• **PROBLEM STATEMENT**:
The listing is to be duplicated in full, exactly as written.

[INFORMATION SUPPLIED Boundary: Start]

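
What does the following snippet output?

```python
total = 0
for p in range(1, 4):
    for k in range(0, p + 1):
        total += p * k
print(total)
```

p=1,k=0: total = 0+0 = 0
p=1,k=1: total = 0+1 = 1
p=2,k=0: total = 1+0 = 1
p=2,k=1: total = 1+2 = 3
p=2,k=2: total = 3+4 = 7
p=3,k=0: total = 7+0 = 7
p=3,k=1: total = 7+3 = 10
p=3,k=2: total = 10+6 = 16
p=3,k=3: total = 16+9 = 25

25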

[INFORMATION SUPPLIED Boundary: End]

• **SOLUTION**:
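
What does the following snippet output?

```python
total = 0
for p in range(1, 4):
    for k in range(0, p + 1):
        total += p * k
print(total)
```

p=1,k=0: total = 0+0 = 0
p=1,k=1: total = 0+1 = 1
p=2,k=0: total = 1+0 = 1
p=2,k=1: total = 1+2 = 3
p=2,k=2: total = 3+4 = 7
p=3,k=0: total = 7+0 = 7
p=3,k=1: total = 7+3 = 10
p=3,k=2: total = 10+6 = 16
p=3,k=3: total = 16+9 = 25

25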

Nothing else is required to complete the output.